(Beginning of EXTRACTED ENTRIES)
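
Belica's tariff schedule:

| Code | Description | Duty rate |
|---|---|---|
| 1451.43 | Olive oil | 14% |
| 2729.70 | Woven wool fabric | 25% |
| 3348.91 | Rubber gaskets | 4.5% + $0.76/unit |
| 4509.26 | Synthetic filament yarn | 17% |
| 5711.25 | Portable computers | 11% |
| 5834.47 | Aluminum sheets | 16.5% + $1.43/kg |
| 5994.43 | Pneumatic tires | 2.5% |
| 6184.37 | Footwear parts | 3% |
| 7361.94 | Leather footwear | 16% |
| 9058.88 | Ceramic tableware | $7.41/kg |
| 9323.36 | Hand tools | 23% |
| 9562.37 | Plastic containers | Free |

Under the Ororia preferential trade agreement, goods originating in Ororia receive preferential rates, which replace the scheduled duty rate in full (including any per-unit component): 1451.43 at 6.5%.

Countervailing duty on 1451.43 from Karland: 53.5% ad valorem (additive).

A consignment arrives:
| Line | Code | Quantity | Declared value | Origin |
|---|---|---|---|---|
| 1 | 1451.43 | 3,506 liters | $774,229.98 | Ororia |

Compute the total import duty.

Line 1 (1451.43, Ororia, 3,506 liters, $774,229.98):
Base rate for 1451.43 is 14%.
Origin Ororia qualifies under the Belica–Ororia agreement and 1451.43 is covered: preferential rate 6.5% applies instead.
The additional-duty order on 1451.43 targets Karland, not Ororia; it does not apply.
Duty = $774,229.98 × 6.5% = $50,324.95.

$50,324.95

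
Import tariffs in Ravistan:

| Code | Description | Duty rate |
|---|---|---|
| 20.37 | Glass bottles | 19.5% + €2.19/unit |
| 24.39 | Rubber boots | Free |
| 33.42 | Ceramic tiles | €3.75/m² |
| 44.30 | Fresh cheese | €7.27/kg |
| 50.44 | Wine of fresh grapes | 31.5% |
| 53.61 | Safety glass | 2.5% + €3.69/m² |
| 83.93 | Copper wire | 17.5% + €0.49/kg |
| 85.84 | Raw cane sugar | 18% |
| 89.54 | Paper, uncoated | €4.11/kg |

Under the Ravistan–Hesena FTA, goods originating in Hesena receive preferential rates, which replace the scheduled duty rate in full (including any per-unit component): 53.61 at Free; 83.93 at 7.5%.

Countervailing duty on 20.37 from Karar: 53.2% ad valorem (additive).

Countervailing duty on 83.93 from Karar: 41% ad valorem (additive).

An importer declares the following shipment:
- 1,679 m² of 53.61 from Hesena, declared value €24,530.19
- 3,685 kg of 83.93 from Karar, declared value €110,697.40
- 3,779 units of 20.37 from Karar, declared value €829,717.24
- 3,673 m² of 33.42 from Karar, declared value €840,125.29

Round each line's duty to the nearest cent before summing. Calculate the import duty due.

Line 1 (53.61, Hesena, 1,679 m², €24,530.19):
Base rate for 53.61 is 2.5% + €3.69/m².
Origin Hesena qualifies under the Ravistan–Hesena agreement and 53.61 is covered: preferential rate Free applies instead.
Duty = €24,530.19 × 0% = €0.00.
Line 2 (83.93, Karar, 3,685 kg, €110,697.40):
Base rate for 83.93 is 17.5% + €0.49/kg.
83.93 has an FTA preferential rate, but origin Karar is not Hesena; base rate stands.
Additional duty on 83.93 from Karar: +41%. Applied ad valorem rate: 17.5% + 41% = 58.5%.
Duty = €110,697.40 × 58.5% + 3,685 × €0.49 = €66,563.63.
Line 3 (20.37, Karar, 3,779 units, €829,717.24):
Base rate for 20.37 is 19.5% + €2.19/unit.
Additional duty on 20.37 from Karar: +53.2%. Applied ad valorem rate: 19.5% + 53.2% = 72.7%.
Duty = €829,717.24 × 72.7% + 3,779 × €2.19 = €611,480.44.
Line 4 (33.42, Karar, 3,673 m², €840,125.29):
Base rate for 33.42 is €3.75/m².
Duty = 3,673 × €3.75 = €13,773.75.
Total = €0.00 + €66,563.63 + €611,480.44 + €13,773.75 = €691,817.82.

€691,817.82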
(End of EXTRACTED ENTRIES)
(EXERCISE GOAL) Reproduce the listing above precisely.

(ANSWER)
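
Belica's tariff schedule:

| Code | Description | Duty rate |
|---|---|---|
| 1451.43 | Olive oil | 14% |
| 2729.70 | Woven wool fabric | 25% |
| 3348.91 | Rubber gaskets | 4.5% + $0.76/unit |
| 4509.26 | Synthetic filament yarn | 17% |
| 5711.25 | Portable computers | 11% |
| 5834.47 | Aluminum sheets | 16.5% + $1.43/kg |
| 5994.43 | Pneumatic tires | 2.5% |
| 6184.37 | Footwear parts | 3% |
| 7361.94 | Leather footwear | 16% |
| 9058.88 | Ceramic tableware | $7.41/kg |
| 9323.36 | Hand tools | 23% |
| 9562.37 | Plastic containers | Free |

Under the Ororia preferential trade agreement, goods originating in Ororia receive preferential rates, which replace the scheduled duty rate in full (including any per-unit component): 1451.43 at 6.5%.

Countervailing duty on 1451.43 from Karland: 53.5% ad valorem (additive).

A consignment arrives:
| Line | Code | Quantity | Declared value | Origin |
|---|---|---|---|---|
| 1 | 1451.43 | 3,506 liters | $774,229.98 | Ororia |

Compute the total import duty.

Line 1 (1451.43, Ororia, 3,506 liters, $774,229.98):
Base rate for 1451.43 is 14%.
Origin Ororia qualifies under the Belica–Ororia agreement and 1451.43 is covered: preferential rate 6.5% applies instead.
The additional-duty order on 1451.43 targets Karland, not Ororia; it does not apply.
Duty = $774,229.98 × 6.5% = $50,324.95.

$50,324.95

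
Import tariffs in Ravistan:

| Code | Description | Duty rate |
|---|---|---|
| 20.37 | Glass bottles | 19.5% + €2.19/unit |
| 24.39 | Rubber boots | Free |
| 33.42 | Ceramic tiles | €3.75/m² |
| 44.30 | Fresh cheese | €7.27/kg |
| 50.44 | Wine of fresh grapes | 31.5% |
| 53.61 | Safety glass | 2.5% + €3.69/m² |
| 83.93 | Copper wire | 17.5% + €0.49/kg |
| 85.84 | Raw cane sugar | 18% |
| 89.54 | Paper, uncoated | €4.11/kg |

Under the Ravistan–Hesena FTA, goods originating in Hesena receive preferential rates, which replace the scheduled duty rate in full (including any per-unit component): 53.61 at Free; 83.93 at 7.5%.

Countervailing duty on 20.37 from Karar: 53.2% ad valorem (additive).

Countervailing duty on 83.93 from Karar: 41% ad valorem (additive).

An importer declares the following shipment:
- 1,679 m² of 53.61 from Hesena, declared value €24,530.19
- 3,685 kg of 83.93 from Karar, declared value €110,697.40
- 3,779 units of 20.37 from Karar, declared value €829,717.24
- 3,673 m² of 33.42 from Karar, declared value €840,125.29

Round each line's duty to the nearest cent before summing. Calculate the import duty due.

Line 1 (53.61, Hesena, 1,679 m², €24,530.19):
Base rate for 53.61 is 2.5% + €3.69/m².
Origin Hesena qualifies under the Ravistan–Hesena agreement and 53.61 is covered: preferential rate Free applies instead.
Duty = €24,530.19 × 0% = €0.00.
Line 2 (83.93, Karar, 3,685 kg, €110,697.40):
Base rate for 83.93 is 17.5% + €0.49/kg.
83.93 has an FTA preferential rate, but origin Karar is not Hesena; base rate stands.
Additional duty on 83.93 from Karar: +41%. Applied ad valorem rate: 17.5% + 41% = 58.5%.
Duty = €110,697.40 × 58.5% + 3,685 × €0.49 = €66,563.63.
Line 3 (20.37, Karar, 3,779 units, €829,717.24):
Base rate for 20.37 is 19.5% + €2.19/unit.
Additional duty on 20.37 from Karar: +53.2%. Applied ad valorem rate: 19.5% + 53.2% = 72.7%.
Duty = €829,717.24 × 72.7% + 3,779 × €2.19 = €611,480.44.
Line 4 (33.42, Karar, 3,673 m², €840,125.29):
Base rate for 33.42 is €3.75/m².
Duty = 3,673 × €3.75 = €13,773.75.
Total = €0.00 + €66,563.63 + €611,480.44 + €13,773.75 = €691,817.82.

€691,817.82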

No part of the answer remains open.